━━━ DATA TO USE
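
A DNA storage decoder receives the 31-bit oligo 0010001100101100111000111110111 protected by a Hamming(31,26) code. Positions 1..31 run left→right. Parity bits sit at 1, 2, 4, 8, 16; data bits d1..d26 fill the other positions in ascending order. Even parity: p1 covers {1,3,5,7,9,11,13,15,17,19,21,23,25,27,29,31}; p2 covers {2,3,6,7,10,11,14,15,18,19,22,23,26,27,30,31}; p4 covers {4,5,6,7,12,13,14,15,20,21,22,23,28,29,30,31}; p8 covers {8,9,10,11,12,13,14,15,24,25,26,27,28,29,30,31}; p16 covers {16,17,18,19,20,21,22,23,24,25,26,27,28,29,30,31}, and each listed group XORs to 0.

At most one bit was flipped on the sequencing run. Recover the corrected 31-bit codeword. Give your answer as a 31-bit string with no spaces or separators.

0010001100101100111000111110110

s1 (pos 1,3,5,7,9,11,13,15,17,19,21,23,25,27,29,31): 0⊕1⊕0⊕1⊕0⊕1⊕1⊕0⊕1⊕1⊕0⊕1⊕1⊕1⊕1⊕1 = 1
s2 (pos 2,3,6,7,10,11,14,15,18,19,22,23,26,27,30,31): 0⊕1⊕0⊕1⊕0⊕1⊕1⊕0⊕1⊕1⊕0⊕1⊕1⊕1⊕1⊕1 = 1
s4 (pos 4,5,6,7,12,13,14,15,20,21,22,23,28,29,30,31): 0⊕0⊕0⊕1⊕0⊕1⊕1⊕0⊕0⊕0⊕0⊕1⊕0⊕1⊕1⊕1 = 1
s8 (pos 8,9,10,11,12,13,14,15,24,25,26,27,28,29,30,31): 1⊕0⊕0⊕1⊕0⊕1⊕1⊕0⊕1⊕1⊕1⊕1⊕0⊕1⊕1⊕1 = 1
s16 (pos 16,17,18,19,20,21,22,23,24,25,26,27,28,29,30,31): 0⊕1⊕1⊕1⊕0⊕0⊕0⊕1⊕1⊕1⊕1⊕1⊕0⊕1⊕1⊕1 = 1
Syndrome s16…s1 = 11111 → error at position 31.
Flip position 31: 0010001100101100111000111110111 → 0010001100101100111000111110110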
━━━━━━
_ASSIGNMENT_
Could you reproduce, exactly as written, the lines running from the one with "At most one" to the end of the entries above?

_RESULT OF THIS TASK_
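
At most one bit was flipped on the sequencing run. Recover the corrected 31-bit codeword. Give your answer as a 31-bit string with no spaces or separators.

0010001100101100111000111110110

s1 (pos 1,3,5,7,9,11,13,15,17,19,21,23,25,27,29,31): 0⊕1⊕0⊕1⊕0⊕1⊕1⊕0⊕1⊕1⊕0⊕1⊕1⊕1⊕1⊕1 = 1
s2 (pos 2,3,6,7,10,11,14,15,18,19,22,23,26,27,30,31): 0⊕1⊕0⊕1⊕0⊕1⊕1⊕0⊕1⊕1⊕0⊕1⊕1⊕1⊕1⊕1 = 1
s4 (pos 4,5,6,7,12,13,14,15,20,21,22,23,28,29,30,31): 0⊕0⊕0⊕1⊕0⊕1⊕1⊕0⊕0⊕0⊕0⊕1⊕0⊕1⊕1⊕1 = 1
s8 (pos 8,9,10,11,12,13,14,15,24,25,26,27,28,29,30,31): 1⊕0⊕0⊕1⊕0⊕1⊕1⊕0⊕1⊕1⊕1⊕1⊕0⊕1⊕1⊕1 = 1
s16 (pos 16,17,18,19,20,21,22,23,24,25,26,27,28,29,30,31): 0⊕1⊕1⊕1⊕0⊕0⊕0⊕1⊕1⊕1⊕1⊕1⊕0⊕1⊕1⊕1 = 1
Syndrome s16…s1 = 11111 → error at position 31.
Flip position 31: 0010001100101100111000111110111 → 0010001100101100111000111110110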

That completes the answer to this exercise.